AIM OF THE TASK:
In this exercise, the entries below are to be transcribed exactly, line by line.

RECORDED INFORMATION section start

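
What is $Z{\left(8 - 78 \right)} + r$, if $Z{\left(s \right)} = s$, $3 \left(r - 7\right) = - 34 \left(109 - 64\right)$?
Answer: $-573$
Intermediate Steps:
$r = -503$ ($r = 7 + \frac{\left(-34\right) \left(109 - 64\right)}{3} = 7 + \frac{\left(-34\right) 45}{3} = 7 + \frac{1}{3} \left(-1530\right) = 7 - 510 = -503$)
$Z{\left(8 - 78 \right)} + r = \left(8 - 78\right) - 503 = -70 - 503 = -573$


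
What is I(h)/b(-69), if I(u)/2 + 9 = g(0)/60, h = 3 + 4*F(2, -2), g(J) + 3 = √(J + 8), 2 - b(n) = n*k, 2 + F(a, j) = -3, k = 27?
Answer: -181/18650 + √2/27975 ≈ -0.0096545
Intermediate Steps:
F(a, j) = -5 (F(a, j) = -2 - 3 = -5)
b(n) = 2 - 27*n (b(n) = 2 - n*27 = 2 - 27*n)
g(J) = -3 + √(8 + J) (g(J) = -3 + √(J + 8) = -3 + √(8 + J))
h = -17 (h = 3 + 4*(-5) = 3 - 20 = -17)
I(u) = -181/10 + √2/15 (I(u) = -18 + 2*((-3 + √(8 + 0))/60) = -18 + 2*((-3 + √8)*(1/60)) = -18 + 2*((-3 + 2*√2)*(1/60)) = -18 + 2*(-1/20 + √2/30) = -18 + (-⅒ + √2/15) = -181/10 + √2/15)
I(h)/b(-69) = (-181/10 + √2/15)/(2 - 27*(-69)) = (-181/10 + √2/15)/(2 + 1863) = (-181/10 + √2/15)/1865 = (-181/10 + √2/15)*(1/1865) = -181/18650 + √2/27975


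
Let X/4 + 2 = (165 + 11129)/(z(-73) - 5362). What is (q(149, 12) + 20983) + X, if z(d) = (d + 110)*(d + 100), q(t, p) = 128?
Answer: 92027213/4363 ≈ 21093.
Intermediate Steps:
z(d) = (100 + d)*(110 + d) (z(d) = (110 + d)*(100 + d) = (100 + d)*(110 + d))
X = -80080/4363 (X = -8 + 4*((165 + 11129)/((11000 + (-73)² + 210*(-73)) - 5362)) = -8 + 4*(11294/((11000 + 5329 - 15330) - 5362)) = -8 + 4*(11294/(999 - 5362)) = -8 + 4*(11294/(-4363)) = -8 + 4*(11294*(-1/4363)) = -8 + 4*(-11294/4363) = -8 - 45176/4363 = -80080/4363 ≈ -18.354)
(q(149, 12) + 20983) + X = (128 + 20983) - 80080/4363 = 21111 - 80080/4363 = 92027213/4363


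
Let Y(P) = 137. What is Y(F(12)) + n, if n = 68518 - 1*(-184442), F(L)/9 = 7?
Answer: 253097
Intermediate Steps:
F(L) = 63 (F(L) = 9*7 = 63)
n = 252960 (n = 68518 + 184442 = 252960)
Y(F(12)) + n = 137 + 252960 = 253097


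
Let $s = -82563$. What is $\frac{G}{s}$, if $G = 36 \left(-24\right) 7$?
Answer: $\frac{2016}{27521} \approx 0.073253$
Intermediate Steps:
$G = -6048$ ($G = \left(-864\right) 7 = -6048$)
$\frac{G}{s} = - \frac{6048}{-82563} = \left(-6048\right) \left(- \frac{1}{82563}\right) = \frac{2016}{27521}$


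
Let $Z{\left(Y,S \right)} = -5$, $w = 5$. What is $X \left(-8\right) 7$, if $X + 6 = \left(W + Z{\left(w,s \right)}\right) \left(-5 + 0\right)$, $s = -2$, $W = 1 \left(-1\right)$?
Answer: $-1344$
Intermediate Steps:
$W = -1$
$X = 24$ ($X = -6 + \left(-1 - 5\right) \left(-5 + 0\right) = -6 - -30 = -6 + 30 = 24$)
$X \left(-8\right) 7 = 24 \left(-8\right) 7 = \left(-192\right) 7 = -1344$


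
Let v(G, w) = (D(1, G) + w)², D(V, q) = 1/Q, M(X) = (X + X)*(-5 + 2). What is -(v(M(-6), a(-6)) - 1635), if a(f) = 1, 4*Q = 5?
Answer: 40794/25 ≈ 1631.8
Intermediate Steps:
Q = 5/4 (Q = (¼)*5 = 5/4 ≈ 1.2500)
M(X) = -6*X (M(X) = (2*X)*(-3) = -6*X)
D(V, q) = ⅘ (D(V, q) = 1/(5/4) = ⅘)
v(G, w) = (⅘ + w)²
-(v(M(-6), a(-6)) - 1635) = -((4 + 5*1)²/25 - 1635) = -((4 + 5)²/25 - 1635) = -((1/25)*9² - 1635) = -((1/25)*81 - 1635) = -(81/25 - 1635) = -1*(-40794/25) = 40794/25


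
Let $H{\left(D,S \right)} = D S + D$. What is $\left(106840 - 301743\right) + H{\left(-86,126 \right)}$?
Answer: $-205825$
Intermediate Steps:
$H{\left(D,S \right)} = D + D S$
$\left(106840 - 301743\right) + H{\left(-86,126 \right)} = \left(106840 - 301743\right) - 86 \left(1 + 126\right) = -194903 - 10922 = -205825$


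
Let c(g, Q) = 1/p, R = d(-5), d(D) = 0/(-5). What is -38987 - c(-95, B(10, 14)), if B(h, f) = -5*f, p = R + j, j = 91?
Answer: -3547818/91 ≈ -38987.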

RECORDED INFORMATION section end

TASK RESPONSE:
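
What is $Z{\left(8 - 78 \right)} + r$, if $Z{\left(s \right)} = s$, $3 \left(r - 7\right) = - 34 \left(109 - 64\right)$?
Answer: $-573$
Intermediate Steps:
$r = -503$ ($r = 7 + \frac{\left(-34\right) \left(109 - 64\right)}{3} = 7 + \frac{\left(-34\right) 45}{3} = 7 + \frac{1}{3} \left(-1530\right) = 7 - 510 = -503$)
$Z{\left(8 - 78 \right)} + r = \left(8 - 78\right) - 503 = -70 - 503 = -573$


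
What is I(h)/b(-69), if I(u)/2 + 9 = g(0)/60, h = 3 + 4*F(2, -2), g(J) + 3 = √(J + 8), 2 - b(n) = n*k, 2 + F(a, j) = -3, k = 27?
Answer: -181/18650 + √2/27975 ≈ -0.0096545
Intermediate Steps:
F(a, j) = -5 (F(a, j) = -2 - 3 = -5)
b(n) = 2 - 27*n (b(n) = 2 - n*27 = 2 - 27*n)
g(J) = -3 + √(8 + J) (g(J) = -3 + √(J + 8) = -3 + √(8 + J))
h = -17 (h = 3 + 4*(-5) = 3 - 20 = -17)
I(u) = -181/10 + √2/15 (I(u) = -18 + 2*((-3 + √(8 + 0))/60) = -18 + 2*((-3 + √8)*(1/60)) = -18 + 2*((-3 + 2*√2)*(1/60)) = -18 + 2*(-1/20 + √2/30) = -18 + (-⅒ + √2/15) = -181/10 + √2/15)
I(h)/b(-69) = (-181/10 + √2/15)/(2 - 27*(-69)) = (-181/10 + √2/15)/(2 + 1863) = (-181/10 + √2/15)/1865 = (-181/10 + √2/15)*(1/1865) = -181/18650 + √2/27975


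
Let X/4 + 2 = (165 + 11129)/(z(-73) - 5362). What is (q(149, 12) + 20983) + X, if z(d) = (d + 110)*(d + 100), q(t, p) = 128?
Answer: 92027213/4363 ≈ 21093.
Intermediate Steps:
z(d) = (100 + d)*(110 + d) (z(d) = (110 + d)*(100 + d) = (100 + d)*(110 + d))
X = -80080/4363 (X = -8 + 4*((165 + 11129)/((11000 + (-73)² + 210*(-73)) - 5362)) = -8 + 4*(11294/((11000 + 5329 - 15330) - 5362)) = -8 + 4*(11294/(999 - 5362)) = -8 + 4*(11294/(-4363)) = -8 + 4*(11294*(-1/4363)) = -8 + 4*(-11294/4363) = -8 - 45176/4363 = -80080/4363 ≈ -18.354)
(q(149, 12) + 20983) + X = (128 + 20983) - 80080/4363 = 21111 - 80080/4363 = 92027213/4363


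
Let Y(P) = 137. What is Y(F(12)) + n, if n = 68518 - 1*(-184442), F(L)/9 = 7?
Answer: 253097
Intermediate Steps:
F(L) = 63 (F(L) = 9*7 = 63)
n = 252960 (n = 68518 + 184442 = 252960)
Y(F(12)) + n = 137 + 252960 = 253097


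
Let $s = -82563$. What is $\frac{G}{s}$, if $G = 36 \left(-24\right) 7$?
Answer: $\frac{2016}{27521} \approx 0.073253$
Intermediate Steps:
$G = -6048$ ($G = \left(-864\right) 7 = -6048$)
$\frac{G}{s} = - \frac{6048}{-82563} = \left(-6048\right) \left(- \frac{1}{82563}\right) = \frac{2016}{27521}$


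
Let $Z{\left(Y,S \right)} = -5$, $w = 5$. What is $X \left(-8\right) 7$, if $X + 6 = \left(W + Z{\left(w,s \right)}\right) \left(-5 + 0\right)$, $s = -2$, $W = 1 \left(-1\right)$?
Answer: $-1344$
Intermediate Steps:
$W = -1$
$X = 24$ ($X = -6 + \left(-1 - 5\right) \left(-5 + 0\right) = -6 - -30 = -6 + 30 = 24$)
$X \left(-8\right) 7 = 24 \left(-8\right) 7 = \left(-192\right) 7 = -1344$


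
Let v(G, w) = (D(1, G) + w)², D(V, q) = 1/Q, M(X) = (X + X)*(-5 + 2). What is -(v(M(-6), a(-6)) - 1635), if a(f) = 1, 4*Q = 5?
Answer: 40794/25 ≈ 1631.8
Intermediate Steps:
Q = 5/4 (Q = (¼)*5 = 5/4 ≈ 1.2500)
M(X) = -6*X (M(X) = (2*X)*(-3) = -6*X)
D(V, q) = ⅘ (D(V, q) = 1/(5/4) = ⅘)
v(G, w) = (⅘ + w)²
-(v(M(-6), a(-6)) - 1635) = -((4 + 5*1)²/25 - 1635) = -((4 + 5)²/25 - 1635) = -((1/25)*9² - 1635) = -((1/25)*81 - 1635) = -(81/25 - 1635) = -1*(-40794/25) = 40794/25


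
Let $H{\left(D,S \right)} = D S + D$. What is $\left(106840 - 301743\right) + H{\left(-86,126 \right)}$?
Answer: $-205825$
Intermediate Steps:
$H{\left(D,S \right)} = D + D S$
$\left(106840 - 301743\right) + H{\left(-86,126 \right)} = \left(106840 - 301743\right) - 86 \left(1 + 126\right) = -194903 - 10922 = -205825$


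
Let c(g, Q) = 1/p, R = d(-5), d(D) = 0/(-5). What is -38987 - c(-95, B(10, 14)), if B(h, f) = -5*f, p = R + j, j = 91?
Answer: -3547818/91 ≈ -38987.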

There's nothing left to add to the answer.